[WHAT YOU HAVE TO DO] Produce a verbatim copy of the lines from the one holding "A sphere of" through the last line of the listing, and nothing else.

[GIVEN RECORDS]
----

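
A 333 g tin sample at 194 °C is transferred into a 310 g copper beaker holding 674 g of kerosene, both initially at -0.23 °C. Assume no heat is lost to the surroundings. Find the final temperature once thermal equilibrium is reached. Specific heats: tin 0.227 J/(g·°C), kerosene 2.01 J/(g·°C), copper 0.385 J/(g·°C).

T_f ≈ 9.2 °C

Taking heat into each body as positive, Σ m c ΔT = 0:
333×0.227×(T − 194) + 674×2.01×(T − (-0.23)) + 310×0.385×(T − (-0.23)) = 0
75.59(T − 194) + 1354.7(T − (-0.23)) + 119.35(T − (-0.23)) = 0
(75.59 + 1354.7 + 119.35) T = 75.59×194 + 1354.7×(-0.23) + 119.35×(-0.23)
T ≈ 9.24 °C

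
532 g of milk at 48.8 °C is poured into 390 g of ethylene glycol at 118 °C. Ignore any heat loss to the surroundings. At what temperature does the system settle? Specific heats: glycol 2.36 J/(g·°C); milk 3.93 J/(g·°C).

Energy conservation, ΣQ = 0:
390·2.36·(T − 118) + 532·3.93·(T − 48.8) = 0
920.4(T − 118) + 2090.8(T − 48.8) = 0
3011.2 T = 210636
T = 210636 / 3011.2 = 70 °C

T_f ≈ 70.0 °C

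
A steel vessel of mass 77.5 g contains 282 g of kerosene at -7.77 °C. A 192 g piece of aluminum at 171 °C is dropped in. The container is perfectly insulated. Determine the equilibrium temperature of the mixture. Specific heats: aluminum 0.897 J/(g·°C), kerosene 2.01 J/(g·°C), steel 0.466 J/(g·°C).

T_f ≈ 31.9 °C

Energy conservation, ΣQ = 0:
192*0.897*(T − 171) + 282*2.01*(T − (-7.77)) + 77.5*0.466*(T − (-7.77)) = 0
775.16 T = 24765
T ≈ 31.95 °C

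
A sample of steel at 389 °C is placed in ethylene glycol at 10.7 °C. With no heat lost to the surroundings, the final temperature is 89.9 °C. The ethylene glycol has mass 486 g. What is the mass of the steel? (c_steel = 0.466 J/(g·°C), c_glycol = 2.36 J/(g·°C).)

|Q_steel| = |Q_glycol|:
m·0.466·(389 − 89.9) = 486·2.36·(89.9 − 10.7)
139.38 m = 90839  ⇒  m ≈ 651.7 g

m ≈ 652 g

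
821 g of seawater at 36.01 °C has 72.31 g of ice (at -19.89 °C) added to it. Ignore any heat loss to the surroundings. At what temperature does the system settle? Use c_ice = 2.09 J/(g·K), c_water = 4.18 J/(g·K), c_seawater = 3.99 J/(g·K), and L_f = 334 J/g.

T_f ≈ 25.4 °C

Energy balance with sensible and latent terms:
warm ice to 0 °C: 72.31·2.09·(0 − (-19.89)) = 3005.9
  melt ice: 72.31·334 = 24152
  meltwater 0→T: 72.31·4.18·T = 302.26 T
  seawater cools: 821·3.99·(T − 36.01) = 3275.8(T − 36.01)
3578 T = 117961 − 27157 = 90804
T ≈ 25.38 °C (positive, so assuming full melt was valid).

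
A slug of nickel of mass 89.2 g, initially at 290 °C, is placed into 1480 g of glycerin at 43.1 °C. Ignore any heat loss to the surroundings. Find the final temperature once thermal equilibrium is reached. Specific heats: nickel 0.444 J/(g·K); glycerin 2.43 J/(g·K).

Conservation of energy gives ΣQ = 0:
89.2*0.444*(T − 290) + 1480*2.43*(T − 43.1) = 0
3636 T = 166490
T ≈ 45.79 °C

T_f ≈ 45.8 °C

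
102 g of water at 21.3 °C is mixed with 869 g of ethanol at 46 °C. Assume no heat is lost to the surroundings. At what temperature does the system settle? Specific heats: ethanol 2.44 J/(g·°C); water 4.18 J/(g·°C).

T_f ≈ 41.9 °C

Taking heat into each body as positive, Σ m c ΔT = 0:
869·2.44·(T − 46) + 102·4.18·(T − 21.3) = 0
2120.4(T − 46) + 426.36(T − 21.3) = 0
(2120.4 + 426.36) T = 2120.4·46 + 426.36·21.3
T ≈ 41.86 °C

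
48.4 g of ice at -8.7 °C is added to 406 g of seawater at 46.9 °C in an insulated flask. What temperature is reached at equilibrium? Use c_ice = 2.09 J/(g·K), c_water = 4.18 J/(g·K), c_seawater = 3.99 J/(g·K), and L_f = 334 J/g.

Setting the total heat transfer to zero:
ice -8.7→0 °C: 48.4·2.09·8.7 = 880.06; fusion: m_ice L_f = 48.4·334 = 16166; meltwater 0→T: 48.4·4.18·T = 202.31 T; seawater: 1619.9(T − 46.9)
1822.3 T = 75975 − 17046 = 58930
T ≈ 32.34 °C. Since T > 0 °C, the all-ice-melts assumption holds.

T_f ≈ 32.3 °C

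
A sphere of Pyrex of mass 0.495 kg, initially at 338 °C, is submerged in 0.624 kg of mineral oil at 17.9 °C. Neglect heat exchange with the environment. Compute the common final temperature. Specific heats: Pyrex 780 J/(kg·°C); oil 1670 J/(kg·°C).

Heat gained plus heat lost sum to zero:
0.495×780×(T − 338) + 0.624×1670×(T − 17.9) = 0
386.1(T − 338) + 1042.1(T − 17.9) = 0
(386.1 + 1042.1) T = 386.1×338 + 1042.1×17.9
T ≈ 104.44 °C

T_f ≈ 104.4 °C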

----

[EXERCISE SOLUTION]
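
A sphere of Pyrex of mass 0.495 kg, initially at 338 °C, is submerged in 0.624 kg of mineral oil at 17.9 °C. Neglect heat exchange with the environment. Compute the common final temperature. Specific heats: Pyrex 780 J/(kg·°C); oil 1670 J/(kg·°C).

Heat gained plus heat lost sum to zero:
0.495×780×(T − 338) + 0.624×1670×(T − 17.9) = 0
386.1(T − 338) + 1042.1(T − 17.9) = 0
(386.1 + 1042.1) T = 386.1×338 + 1042.1×17.9
T ≈ 104.44 °C

T_f ≈ 104.4 °C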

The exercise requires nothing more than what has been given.